__TASK ITEM__
Your answer should be every line with the word "above", copied from the data below.
++++ EXTRACTED DATA
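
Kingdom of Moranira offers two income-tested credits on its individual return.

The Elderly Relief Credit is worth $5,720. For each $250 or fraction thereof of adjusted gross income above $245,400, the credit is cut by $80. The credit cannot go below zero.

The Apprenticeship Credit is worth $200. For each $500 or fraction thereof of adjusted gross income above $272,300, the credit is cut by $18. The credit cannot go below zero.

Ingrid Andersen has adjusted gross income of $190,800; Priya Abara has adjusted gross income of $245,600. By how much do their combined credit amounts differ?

Ingrid ($190,800): Elderly Relief Credit: $190,800 is at or below the $245,400 threshold, so the full $5,720 applies. Apprenticeship Credit: $190,800 is at or below the $272,300 threshold, so the full $200 applies. total $5,720 + $200 = $5,920
Priya ($245,600): Elderly Relief Credit: income exceeds $245,400 by $200, which is 1 full-or-partial $250 increment; reduction = 1 × $80 = $80, leaving $5,640. Apprenticeship Credit: $245,600 is at or below the $272,300 threshold, so the full $200 applies. total $5,640 + $200 = $5,840
Difference: |$5,920 − $5,840| = $80.

$80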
++++++++
__SOLUTION TO THIS TASK__
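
The Elderly Relief Credit is worth $5,720. For each $250 or fraction thereof of adjusted gross income above $245,400, the credit is cut by $80. The credit cannot go below zero.
The Apprenticeship Credit is worth $200. For each $500 or fraction thereof of adjusted gross income above $272,300, the credit is cut by $18. The credit cannot go below zero.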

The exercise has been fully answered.